WHAT TO PRODUCE:
Write out again the entries from the first line to the line that includes "G3: [11, 15, 21, 25, 26]", keeping both of those lines.

EXCERPTED RECORDS:
****
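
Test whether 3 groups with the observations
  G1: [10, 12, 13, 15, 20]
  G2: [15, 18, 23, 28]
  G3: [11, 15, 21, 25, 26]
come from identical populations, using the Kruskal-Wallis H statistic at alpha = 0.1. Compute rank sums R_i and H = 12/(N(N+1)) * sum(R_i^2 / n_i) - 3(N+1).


Step 1: Combine all N = 14 observations and assign midranks.
sorted (value, group, rank): (10,G1,1), (11,G3,2), (12,G1,3), (13,G1,4), (15,G1,6), (15,G2,6), (15,G3,6), (18,G2,8), (20,G1,9), (21,G3,10), (23,G2,11), (25,G3,12), (26,G3,13), (28,G2,14)
Step 2: Sum ranks within each group.
R_1 = 23 (n_1 = 5)
R_2 = 39 (n_2 = 4)
R_3 = 43 (n_3 = 5)
Step 3: H = 12/(N(N+1)) * sum(R_i^2/n_i) - 3(N+1)
     = 12/(14*15) * (23^2/5 + 39^2/4 + 43^2/5) - 3*15
     = 0.057143 * 855.85 - 45
     = 3.905714.
Step 4: Ties present; correction factor C = 1 - 24/(14^3 - 14) = 0.991209. Corrected H = 3.905714 / 0.991209 = 3.940355.
Step 5: Under H0, H ~ chi^2(2); p-value = 0.139432.
Step 6: alpha = 0.1. fail to reject H0.

H = 3.9404, df = 2, p = 0.139432, fail to reject H0.


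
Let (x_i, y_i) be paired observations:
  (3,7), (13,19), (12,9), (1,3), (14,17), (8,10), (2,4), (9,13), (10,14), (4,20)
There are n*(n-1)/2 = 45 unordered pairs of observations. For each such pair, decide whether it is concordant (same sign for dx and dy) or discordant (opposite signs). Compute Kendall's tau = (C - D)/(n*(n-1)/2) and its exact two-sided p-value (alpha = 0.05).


Step 1: Enumerate the 45 unordered pairs (i,j) with i<j and classify each by sign(x_j-x_i) * sign(y_j-y_i).
  (1,2):dx=+10,dy=+12->C; (1,3):dx=+9,dy=+2->C; (1,4):dx=-2,dy=-4->C; (1,5):dx=+11,dy=+10->C
  (1,6):dx=+5,dy=+3->C; (1,7):dx=-1,dy=-3->C; (1,8):dx=+6,dy=+6->C; (1,9):dx=+7,dy=+7->C
  (1,10):dx=+1,dy=+13->C; (2,3):dx=-1,dy=-10->C; (2,4):dx=-12,dy=-16->C; (2,5):dx=+1,dy=-2->D
  (2,6):dx=-5,dy=-9->C; (2,7):dx=-11,dy=-15->C; (2,8):dx=-4,dy=-6->C; (2,9):dx=-3,dy=-5->C
  (2,10):dx=-9,dy=+1->D; (3,4):dx=-11,dy=-6->C; (3,5):dx=+2,dy=+8->C; (3,6):dx=-4,dy=+1->D
  (3,7):dx=-10,dy=-5->C; (3,8):dx=-3,dy=+4->D; (3,9):dx=-2,dy=+5->D; (3,10):dx=-8,dy=+11->D
  (4,5):dx=+13,dy=+14->C; (4,6):dx=+7,dy=+7->C; (4,7):dx=+1,dy=+1->C; (4,8):dx=+8,dy=+10->C
  (4,9):dx=+9,dy=+11->C; (4,10):dx=+3,dy=+17->C; (5,6):dx=-6,dy=-7->C; (5,7):dx=-12,dy=-13->C
  (5,8):dx=-5,dy=-4->C; (5,9):dx=-4,dy=-3->C; (5,10):dx=-10,dy=+3->D; (6,7):dx=-6,dy=-6->C
  (6,8):dx=+1,dy=+3->C; (6,9):dx=+2,dy=+4->C; (6,10):dx=-4,dy=+10->D; (7,8):dx=+7,dy=+9->C
  (7,9):dx=+8,dy=+10->C; (7,10):dx=+2,dy=+16->C; (8,9):dx=+1,dy=+1->C; (8,10):dx=-5,dy=+7->D
  (9,10):dx=-6,dy=+6->D
Step 2: C = 35, D = 10, total pairs = 45.
Step 3: tau = (C - D)/(n(n-1)/2) = (35 - 10)/45 = 0.555556.
Step 4: Exact two-sided p-value (enumerate n! = 3628800 permutations of y under H0): p = 0.028609.
Step 5: alpha = 0.05. reject H0.

tau_b = 0.5556 (C=35, D=10), p = 0.028609, reject H0.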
****
REPLY:
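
Test whether 3 groups with the observations
  G1: [10, 12, 13, 15, 20]
  G2: [15, 18, 23, 28]
  G3: [11, 15, 21, 25, 26]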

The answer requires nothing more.